═════ EXTRACTED DATA ═════
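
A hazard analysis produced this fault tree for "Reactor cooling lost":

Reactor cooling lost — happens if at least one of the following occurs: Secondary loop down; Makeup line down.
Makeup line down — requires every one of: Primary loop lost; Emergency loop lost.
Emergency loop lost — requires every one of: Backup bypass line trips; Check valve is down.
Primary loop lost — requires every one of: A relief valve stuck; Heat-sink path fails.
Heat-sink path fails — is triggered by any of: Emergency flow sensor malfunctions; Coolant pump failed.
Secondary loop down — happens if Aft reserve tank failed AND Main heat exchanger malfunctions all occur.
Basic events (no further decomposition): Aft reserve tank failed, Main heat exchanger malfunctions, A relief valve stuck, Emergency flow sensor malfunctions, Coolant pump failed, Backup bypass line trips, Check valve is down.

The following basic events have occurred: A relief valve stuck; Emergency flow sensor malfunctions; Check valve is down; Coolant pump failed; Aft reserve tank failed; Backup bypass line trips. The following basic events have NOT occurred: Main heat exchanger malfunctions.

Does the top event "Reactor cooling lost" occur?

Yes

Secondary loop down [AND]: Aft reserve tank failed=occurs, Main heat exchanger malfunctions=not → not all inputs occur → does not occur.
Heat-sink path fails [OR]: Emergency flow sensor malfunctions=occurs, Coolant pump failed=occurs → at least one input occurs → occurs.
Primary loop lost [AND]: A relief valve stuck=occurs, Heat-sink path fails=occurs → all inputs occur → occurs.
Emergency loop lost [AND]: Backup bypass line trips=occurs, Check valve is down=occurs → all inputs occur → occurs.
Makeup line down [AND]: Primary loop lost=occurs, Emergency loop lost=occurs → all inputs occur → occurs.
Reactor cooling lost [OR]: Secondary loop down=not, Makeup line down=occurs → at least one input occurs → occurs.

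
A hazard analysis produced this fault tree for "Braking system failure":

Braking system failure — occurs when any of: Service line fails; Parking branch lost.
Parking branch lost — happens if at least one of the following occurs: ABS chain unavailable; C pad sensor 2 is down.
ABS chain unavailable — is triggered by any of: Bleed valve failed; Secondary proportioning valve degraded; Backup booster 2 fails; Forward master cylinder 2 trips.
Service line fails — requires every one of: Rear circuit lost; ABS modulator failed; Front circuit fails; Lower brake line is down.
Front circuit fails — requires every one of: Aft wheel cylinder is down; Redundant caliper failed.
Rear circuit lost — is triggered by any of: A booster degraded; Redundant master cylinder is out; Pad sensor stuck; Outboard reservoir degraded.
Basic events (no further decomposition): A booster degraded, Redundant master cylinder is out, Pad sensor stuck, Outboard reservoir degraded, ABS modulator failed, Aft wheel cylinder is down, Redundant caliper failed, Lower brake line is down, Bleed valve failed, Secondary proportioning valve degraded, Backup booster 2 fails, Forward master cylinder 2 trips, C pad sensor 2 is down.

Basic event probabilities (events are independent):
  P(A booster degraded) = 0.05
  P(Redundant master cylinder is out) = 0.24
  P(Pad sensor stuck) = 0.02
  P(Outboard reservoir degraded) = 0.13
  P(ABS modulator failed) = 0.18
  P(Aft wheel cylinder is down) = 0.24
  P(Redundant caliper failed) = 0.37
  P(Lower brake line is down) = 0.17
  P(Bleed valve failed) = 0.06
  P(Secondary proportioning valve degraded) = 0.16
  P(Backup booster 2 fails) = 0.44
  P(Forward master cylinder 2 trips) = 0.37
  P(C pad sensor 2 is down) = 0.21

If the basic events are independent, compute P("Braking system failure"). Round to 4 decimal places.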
═════
═════ EXTRACTED DATA ═════
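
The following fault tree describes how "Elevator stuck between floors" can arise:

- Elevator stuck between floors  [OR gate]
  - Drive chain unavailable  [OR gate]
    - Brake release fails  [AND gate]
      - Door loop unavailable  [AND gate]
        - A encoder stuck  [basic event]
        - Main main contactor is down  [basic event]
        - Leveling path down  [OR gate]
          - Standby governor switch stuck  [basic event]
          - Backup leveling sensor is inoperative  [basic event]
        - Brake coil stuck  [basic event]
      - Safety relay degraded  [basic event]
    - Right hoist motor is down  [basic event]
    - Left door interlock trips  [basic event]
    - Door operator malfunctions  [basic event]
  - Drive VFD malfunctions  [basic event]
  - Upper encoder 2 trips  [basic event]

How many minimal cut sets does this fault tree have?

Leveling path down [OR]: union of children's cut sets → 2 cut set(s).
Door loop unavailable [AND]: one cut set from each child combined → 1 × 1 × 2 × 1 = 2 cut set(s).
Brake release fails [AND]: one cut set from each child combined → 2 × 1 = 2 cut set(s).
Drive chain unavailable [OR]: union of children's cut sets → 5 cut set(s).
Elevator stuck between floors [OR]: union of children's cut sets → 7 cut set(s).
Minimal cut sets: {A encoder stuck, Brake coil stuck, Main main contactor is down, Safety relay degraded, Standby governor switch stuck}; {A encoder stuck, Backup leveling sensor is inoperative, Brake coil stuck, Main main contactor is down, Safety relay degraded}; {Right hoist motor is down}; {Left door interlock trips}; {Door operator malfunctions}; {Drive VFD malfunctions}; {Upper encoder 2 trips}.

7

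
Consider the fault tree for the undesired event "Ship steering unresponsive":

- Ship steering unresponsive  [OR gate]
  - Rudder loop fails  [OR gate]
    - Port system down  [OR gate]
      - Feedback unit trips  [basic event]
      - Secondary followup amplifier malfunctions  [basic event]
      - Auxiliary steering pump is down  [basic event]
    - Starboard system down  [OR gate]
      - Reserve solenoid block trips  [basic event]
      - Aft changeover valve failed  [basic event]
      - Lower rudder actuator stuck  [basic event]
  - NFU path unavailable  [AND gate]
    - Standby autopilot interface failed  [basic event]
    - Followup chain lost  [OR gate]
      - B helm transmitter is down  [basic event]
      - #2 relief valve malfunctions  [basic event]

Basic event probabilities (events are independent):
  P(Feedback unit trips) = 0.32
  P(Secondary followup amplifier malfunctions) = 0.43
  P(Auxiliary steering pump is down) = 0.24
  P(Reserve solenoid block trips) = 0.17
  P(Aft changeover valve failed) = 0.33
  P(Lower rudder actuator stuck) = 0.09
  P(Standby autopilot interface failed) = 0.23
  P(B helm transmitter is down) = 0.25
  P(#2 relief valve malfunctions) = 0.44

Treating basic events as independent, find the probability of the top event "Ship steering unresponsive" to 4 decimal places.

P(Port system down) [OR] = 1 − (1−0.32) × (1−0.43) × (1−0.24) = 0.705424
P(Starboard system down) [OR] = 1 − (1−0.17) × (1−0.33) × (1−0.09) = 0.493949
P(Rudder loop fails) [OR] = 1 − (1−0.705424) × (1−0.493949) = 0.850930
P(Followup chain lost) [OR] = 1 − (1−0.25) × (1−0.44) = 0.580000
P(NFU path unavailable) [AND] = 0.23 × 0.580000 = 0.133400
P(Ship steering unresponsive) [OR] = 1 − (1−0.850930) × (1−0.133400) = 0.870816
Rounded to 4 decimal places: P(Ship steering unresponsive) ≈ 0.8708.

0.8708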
═════
═════ EXTRACTED DATA ═════
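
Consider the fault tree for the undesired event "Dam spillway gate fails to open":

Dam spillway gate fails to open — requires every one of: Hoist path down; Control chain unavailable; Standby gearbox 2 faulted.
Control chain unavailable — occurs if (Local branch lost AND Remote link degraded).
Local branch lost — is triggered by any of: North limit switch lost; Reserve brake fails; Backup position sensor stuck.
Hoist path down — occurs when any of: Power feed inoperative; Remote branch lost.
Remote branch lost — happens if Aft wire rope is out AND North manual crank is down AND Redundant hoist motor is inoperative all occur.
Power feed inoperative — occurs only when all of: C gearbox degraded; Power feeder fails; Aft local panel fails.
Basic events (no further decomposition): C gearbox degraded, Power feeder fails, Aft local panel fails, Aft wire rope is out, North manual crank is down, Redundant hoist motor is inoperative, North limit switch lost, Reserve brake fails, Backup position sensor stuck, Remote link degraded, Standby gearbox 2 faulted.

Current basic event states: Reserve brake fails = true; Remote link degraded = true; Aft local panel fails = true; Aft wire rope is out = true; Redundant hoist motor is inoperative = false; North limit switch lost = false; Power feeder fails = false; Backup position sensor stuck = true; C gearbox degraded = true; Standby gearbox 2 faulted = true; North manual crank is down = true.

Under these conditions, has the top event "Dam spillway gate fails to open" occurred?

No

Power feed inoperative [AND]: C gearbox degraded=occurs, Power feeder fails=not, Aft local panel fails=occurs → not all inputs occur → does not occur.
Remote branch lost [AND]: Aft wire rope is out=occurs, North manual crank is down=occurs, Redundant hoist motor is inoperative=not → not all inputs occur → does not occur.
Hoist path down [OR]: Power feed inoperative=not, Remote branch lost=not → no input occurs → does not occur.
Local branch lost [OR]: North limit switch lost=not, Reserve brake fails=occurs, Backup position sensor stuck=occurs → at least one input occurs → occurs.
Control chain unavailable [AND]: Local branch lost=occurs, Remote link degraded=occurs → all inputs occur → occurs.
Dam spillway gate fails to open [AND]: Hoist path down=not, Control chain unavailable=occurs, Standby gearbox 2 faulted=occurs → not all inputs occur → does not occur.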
═════
▸ **REQUIRED ACTION**:
Copy from the entries above each line in which the string "analysis" can be found.

▸ **SOLUTION TO THIS PROBLEM**:
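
A hazard analysis produced this fault tree for "Reactor cooling lost":
A hazard analysis produced this fault tree for "Braking system failure":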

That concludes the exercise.